* [Data for processing]

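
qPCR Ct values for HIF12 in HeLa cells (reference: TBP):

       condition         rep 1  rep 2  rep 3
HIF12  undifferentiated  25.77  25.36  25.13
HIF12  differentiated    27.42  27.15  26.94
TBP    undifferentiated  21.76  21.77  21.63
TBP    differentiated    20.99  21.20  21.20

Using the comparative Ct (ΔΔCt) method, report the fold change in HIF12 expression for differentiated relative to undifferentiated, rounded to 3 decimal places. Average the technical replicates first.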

* [The task]
The lines that contain the word "undifferentiated" are wanted; copy each of them from the records.

* [Solution for this task]
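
HIF12  undifferentiated  25.77  25.36  25.13
TBP    undifferentiated  21.76  21.77  21.63
Using the comparative Ct (ΔΔCt) method, report the fold change in HIF12 expression for differentiated relative to undifferentiated, rounded to 3 decimal places. Average the technical replicates first.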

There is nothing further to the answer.